*** Opening of Dataset content ***
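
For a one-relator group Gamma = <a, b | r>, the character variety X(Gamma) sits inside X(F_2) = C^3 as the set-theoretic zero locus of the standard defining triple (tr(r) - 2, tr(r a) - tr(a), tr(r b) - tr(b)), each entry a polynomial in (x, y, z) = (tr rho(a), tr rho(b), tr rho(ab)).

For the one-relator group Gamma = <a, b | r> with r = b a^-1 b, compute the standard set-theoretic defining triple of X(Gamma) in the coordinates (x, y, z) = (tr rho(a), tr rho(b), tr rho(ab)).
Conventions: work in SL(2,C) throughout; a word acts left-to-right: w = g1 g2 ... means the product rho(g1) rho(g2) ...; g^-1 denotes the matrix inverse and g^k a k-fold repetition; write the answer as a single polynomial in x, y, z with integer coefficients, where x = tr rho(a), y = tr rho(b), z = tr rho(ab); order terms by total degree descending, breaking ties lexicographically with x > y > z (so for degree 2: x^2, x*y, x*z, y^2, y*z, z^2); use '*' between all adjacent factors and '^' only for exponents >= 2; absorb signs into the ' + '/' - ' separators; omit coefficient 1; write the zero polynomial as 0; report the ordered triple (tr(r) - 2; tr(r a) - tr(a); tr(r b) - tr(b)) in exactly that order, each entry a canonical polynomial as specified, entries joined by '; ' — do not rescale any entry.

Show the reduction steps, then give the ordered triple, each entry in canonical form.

tr(b^2) = tr(b) * tr(b) - tr(1) = y^2 - 2
tr(b^2 a) = tr(b) * tr(a b) - tr(a) = y*z - x
tr(b a^-1 b) = tr(b^2) * tr(a) - tr(b^2 a) = x*y^2 - y*z - x
tr(b a b a) = tr(a b) * tr(a b) - tr(1)  (split on a) = z^2 - 2
tr(b a^-1 b a) = tr(b a b) * tr(a) - tr(b a b a)  (eliminate a^-1) = x*y*z - x^2 - z^2 + 2
and tr(b^3) = tr(b) * tr(b^2) - tr(b)   [square of b] = y^3 - 3*y
tr(b^3 a) = tr(b) * tr(a b^2) - tr(a b)   [square of b] = y^2*z - x*y - z
tr(b a^-1 b^2) = tr(b^3) * tr(a) - tr(b^3 a)   [inverse elimination on a] = x*y^3 - y^2*z - 2*x*y + z
assemble the triple (tr(r) - 2; tr(r a) - x; tr(r b) - y)

x*y^2 - y*z - x - 2; x*y*z - x^2 - z^2 - x + 2; x*y^3 - y^2*z - 2*x*y - y + z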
*** Close of Dataset content ***
[What you have to do] Only the lines from the top of the data through the line that contains "For the one-relator" should be quoted, exactly as they stand.

[Response to the task]
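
For a one-relator group Gamma = <a, b | r>, the character variety X(Gamma) sits inside X(F_2) = C^3 as the set-theoretic zero locus of the standard defining triple (tr(r) - 2, tr(r a) - tr(a), tr(r b) - tr(b)), each entry a polynomial in (x, y, z) = (tr rho(a), tr rho(b), tr rho(ab)).

For the one-relator group Gamma = <a, b | r> with r = b a^-1 b, compute the standard set-theoretic defining triple of X(Gamma) in the coordinates (x, y, z) = (tr rho(a), tr rho(b), tr rho(ab)).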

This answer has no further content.